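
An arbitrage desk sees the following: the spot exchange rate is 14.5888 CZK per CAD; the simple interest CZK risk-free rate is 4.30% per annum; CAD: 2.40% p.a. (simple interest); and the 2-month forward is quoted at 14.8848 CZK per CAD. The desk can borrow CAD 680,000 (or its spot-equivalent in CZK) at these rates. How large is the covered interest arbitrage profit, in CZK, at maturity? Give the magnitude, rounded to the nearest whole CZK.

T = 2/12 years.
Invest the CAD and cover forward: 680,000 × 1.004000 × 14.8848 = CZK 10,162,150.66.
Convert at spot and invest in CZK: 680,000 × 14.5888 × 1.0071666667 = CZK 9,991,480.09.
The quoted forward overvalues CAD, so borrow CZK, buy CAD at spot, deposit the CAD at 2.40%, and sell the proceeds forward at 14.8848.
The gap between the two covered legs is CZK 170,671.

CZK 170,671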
+ + + + +
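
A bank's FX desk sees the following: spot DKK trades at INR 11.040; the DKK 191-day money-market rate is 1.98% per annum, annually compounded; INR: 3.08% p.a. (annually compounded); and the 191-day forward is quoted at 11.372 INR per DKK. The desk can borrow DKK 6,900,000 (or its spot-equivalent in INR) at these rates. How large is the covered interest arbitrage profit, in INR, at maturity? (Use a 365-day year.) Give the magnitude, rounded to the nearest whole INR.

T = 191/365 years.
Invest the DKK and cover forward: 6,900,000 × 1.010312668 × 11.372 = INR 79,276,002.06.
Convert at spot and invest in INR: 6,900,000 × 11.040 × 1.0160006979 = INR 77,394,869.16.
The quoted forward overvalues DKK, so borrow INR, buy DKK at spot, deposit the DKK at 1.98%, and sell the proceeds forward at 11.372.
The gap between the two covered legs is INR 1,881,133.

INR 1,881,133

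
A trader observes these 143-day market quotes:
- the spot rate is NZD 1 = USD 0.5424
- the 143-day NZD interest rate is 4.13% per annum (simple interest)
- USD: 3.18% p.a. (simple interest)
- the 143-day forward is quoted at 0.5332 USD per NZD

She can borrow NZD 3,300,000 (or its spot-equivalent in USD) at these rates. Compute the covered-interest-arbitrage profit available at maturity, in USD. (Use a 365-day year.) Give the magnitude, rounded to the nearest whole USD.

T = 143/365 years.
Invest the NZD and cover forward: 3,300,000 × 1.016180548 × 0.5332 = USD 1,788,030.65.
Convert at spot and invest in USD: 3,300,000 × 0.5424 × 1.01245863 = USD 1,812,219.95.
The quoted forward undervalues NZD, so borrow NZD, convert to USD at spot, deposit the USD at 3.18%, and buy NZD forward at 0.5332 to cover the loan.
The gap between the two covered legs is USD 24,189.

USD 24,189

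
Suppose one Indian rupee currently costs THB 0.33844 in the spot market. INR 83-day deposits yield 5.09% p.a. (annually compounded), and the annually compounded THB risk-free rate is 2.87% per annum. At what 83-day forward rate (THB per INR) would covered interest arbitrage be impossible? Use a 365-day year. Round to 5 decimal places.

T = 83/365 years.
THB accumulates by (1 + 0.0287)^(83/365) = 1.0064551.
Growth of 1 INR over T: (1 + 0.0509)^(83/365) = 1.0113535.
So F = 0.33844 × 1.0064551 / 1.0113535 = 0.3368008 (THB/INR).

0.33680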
+ + + + +
__Directions for this task__. Starting at the line that contains "A bank's FX" and stopping after the line that contains "- the 143-day forward", write out every line exactly as it appears above, and no other line.

__Task response__.
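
A bank's FX desk sees the following: spot DKK trades at INR 11.040; the DKK 191-day money-market rate is 1.98% per annum, annually compounded; INR: 3.08% p.a. (annually compounded); and the 191-day forward is quoted at 11.372 INR per DKK. The desk can borrow DKK 6,900,000 (or its spot-equivalent in INR) at these rates. How large is the covered interest arbitrage profit, in INR, at maturity? (Use a 365-day year.) Give the magnitude, rounded to the nearest whole INR.

T = 191/365 years.
Invest the DKK and cover forward: 6,900,000 × 1.010312668 × 11.372 = INR 79,276,002.06.
Convert at spot and invest in INR: 6,900,000 × 11.040 × 1.0160006979 = INR 77,394,869.16.
The quoted forward overvalues DKK, so borrow INR, buy DKK at spot, deposit the DKK at 1.98%, and sell the proceeds forward at 11.372.
The gap between the two covered legs is INR 1,881,133.

INR 1,881,133

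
A trader observes these 143-day market quotes:
- the spot rate is NZD 1 = USD 0.5424
- the 143-day NZD interest rate is 4.13% per annum (simple interest)
- USD: 3.18% p.a. (simple interest)
- the 143-day forward is quoted at 0.5332 USD per NZD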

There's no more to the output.